"""
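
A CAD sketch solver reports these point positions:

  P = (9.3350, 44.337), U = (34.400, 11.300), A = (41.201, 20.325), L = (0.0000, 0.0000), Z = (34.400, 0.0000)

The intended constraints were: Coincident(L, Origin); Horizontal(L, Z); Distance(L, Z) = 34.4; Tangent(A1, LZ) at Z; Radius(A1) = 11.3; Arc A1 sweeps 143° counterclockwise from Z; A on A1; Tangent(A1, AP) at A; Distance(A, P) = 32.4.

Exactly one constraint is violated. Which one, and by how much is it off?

Distance(A, P) = 32.4 — off by 7.50.

L = (0.00, 0.00) ✓; L.y = 0.00, Z.y = 0.00 ✓; |LZ| = 34.40 ✓; ∠(UZ, ZL) = 90.00° ✓; |UZ| = 11.30 ✓; bearing(U→A) − bearing(U→Z) = 143.0° ✓; |UA| = 11.30 ✓; ∠(UA, AP) = 90.00° ✓; |AP| = 39.90 ✗.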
"""
▶ PROBLEM REQUIREMENTS
Nothing but the lines from the one with "The intended constraints" through the last line of the entries should be repeated, and those exactly.

▶ ANSWER FOR THIS EXERCISE
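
The intended constraints were: Coincident(L, Origin); Horizontal(L, Z); Distance(L, Z) = 34.4; Tangent(A1, LZ) at Z; Radius(A1) = 11.3; Arc A1 sweeps 143° counterclockwise from Z; A on A1; Tangent(A1, AP) at A; Distance(A, P) = 32.4.

Exactly one constraint is violated. Which one, and by how much is it off?

Distance(A, P) = 32.4 — off by 7.50.

L = (0.00, 0.00) ✓; L.y = 0.00, Z.y = 0.00 ✓; |LZ| = 34.40 ✓; ∠(UZ, ZL) = 90.00° ✓; |UZ| = 11.30 ✓; bearing(U→A) − bearing(U→Z) = 143.0° ✓; |UA| = 11.30 ✓; ∠(UA, AP) = 90.00° ✓; |AP| = 39.90 ✗.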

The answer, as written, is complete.